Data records
------------------------------------

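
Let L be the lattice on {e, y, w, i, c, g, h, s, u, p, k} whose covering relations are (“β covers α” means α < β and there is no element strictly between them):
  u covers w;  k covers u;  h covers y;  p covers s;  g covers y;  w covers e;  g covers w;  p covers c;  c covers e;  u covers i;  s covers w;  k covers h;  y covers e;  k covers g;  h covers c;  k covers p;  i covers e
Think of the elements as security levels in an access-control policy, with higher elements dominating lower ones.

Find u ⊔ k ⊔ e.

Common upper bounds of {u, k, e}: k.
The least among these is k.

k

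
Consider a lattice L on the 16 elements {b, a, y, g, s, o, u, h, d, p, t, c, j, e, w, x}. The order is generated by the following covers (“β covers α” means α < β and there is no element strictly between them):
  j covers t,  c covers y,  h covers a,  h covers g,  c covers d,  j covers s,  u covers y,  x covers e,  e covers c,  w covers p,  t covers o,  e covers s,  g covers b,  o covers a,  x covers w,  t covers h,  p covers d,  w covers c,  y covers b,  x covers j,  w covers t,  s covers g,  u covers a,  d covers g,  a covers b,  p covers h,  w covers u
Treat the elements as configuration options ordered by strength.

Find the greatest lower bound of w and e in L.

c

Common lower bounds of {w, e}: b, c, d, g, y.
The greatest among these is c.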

------------------------------------

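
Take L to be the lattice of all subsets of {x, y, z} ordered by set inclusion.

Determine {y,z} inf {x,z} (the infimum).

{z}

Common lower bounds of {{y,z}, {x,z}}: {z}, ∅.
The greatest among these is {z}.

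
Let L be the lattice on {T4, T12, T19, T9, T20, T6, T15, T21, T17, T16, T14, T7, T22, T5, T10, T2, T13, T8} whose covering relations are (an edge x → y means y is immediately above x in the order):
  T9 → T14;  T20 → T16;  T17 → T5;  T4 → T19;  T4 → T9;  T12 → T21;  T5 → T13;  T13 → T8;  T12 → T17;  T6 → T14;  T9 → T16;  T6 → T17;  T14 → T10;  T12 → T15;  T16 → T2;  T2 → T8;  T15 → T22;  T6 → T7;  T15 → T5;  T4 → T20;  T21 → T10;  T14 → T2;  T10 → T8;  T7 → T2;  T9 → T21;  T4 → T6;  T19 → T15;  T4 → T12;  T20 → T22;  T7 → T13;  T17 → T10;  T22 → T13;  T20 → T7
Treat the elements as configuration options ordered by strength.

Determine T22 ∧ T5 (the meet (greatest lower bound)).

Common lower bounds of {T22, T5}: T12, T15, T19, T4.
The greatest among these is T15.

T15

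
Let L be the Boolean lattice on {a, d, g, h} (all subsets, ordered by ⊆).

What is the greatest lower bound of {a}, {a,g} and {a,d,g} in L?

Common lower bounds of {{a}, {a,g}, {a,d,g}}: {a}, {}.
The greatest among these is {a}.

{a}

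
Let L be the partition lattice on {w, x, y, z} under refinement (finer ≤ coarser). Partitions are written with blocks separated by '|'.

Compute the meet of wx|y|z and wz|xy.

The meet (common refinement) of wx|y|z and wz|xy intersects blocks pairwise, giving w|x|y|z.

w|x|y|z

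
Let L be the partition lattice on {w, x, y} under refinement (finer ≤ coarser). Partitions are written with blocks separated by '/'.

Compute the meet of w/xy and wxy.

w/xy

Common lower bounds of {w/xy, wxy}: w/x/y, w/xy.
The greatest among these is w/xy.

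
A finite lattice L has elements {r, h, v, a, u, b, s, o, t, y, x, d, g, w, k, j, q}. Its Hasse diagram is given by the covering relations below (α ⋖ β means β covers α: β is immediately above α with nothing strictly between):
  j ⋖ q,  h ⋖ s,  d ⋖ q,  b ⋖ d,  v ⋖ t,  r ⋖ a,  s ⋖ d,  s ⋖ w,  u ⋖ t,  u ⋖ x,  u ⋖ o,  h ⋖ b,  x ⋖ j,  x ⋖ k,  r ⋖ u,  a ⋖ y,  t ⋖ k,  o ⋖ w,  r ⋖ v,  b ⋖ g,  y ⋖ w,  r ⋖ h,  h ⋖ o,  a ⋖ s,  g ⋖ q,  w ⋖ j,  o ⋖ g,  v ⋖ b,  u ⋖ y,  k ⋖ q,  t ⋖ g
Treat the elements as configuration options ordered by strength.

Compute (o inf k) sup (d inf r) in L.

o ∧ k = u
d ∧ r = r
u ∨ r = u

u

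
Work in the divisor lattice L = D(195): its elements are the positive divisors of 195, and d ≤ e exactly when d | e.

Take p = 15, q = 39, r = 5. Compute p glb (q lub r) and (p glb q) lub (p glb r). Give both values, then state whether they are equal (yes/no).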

------------------------------------

» **What the exercise asks**: From the data above, report how many lines hold the word "strictly", answering with the number by itself.

» **Written answer**: 3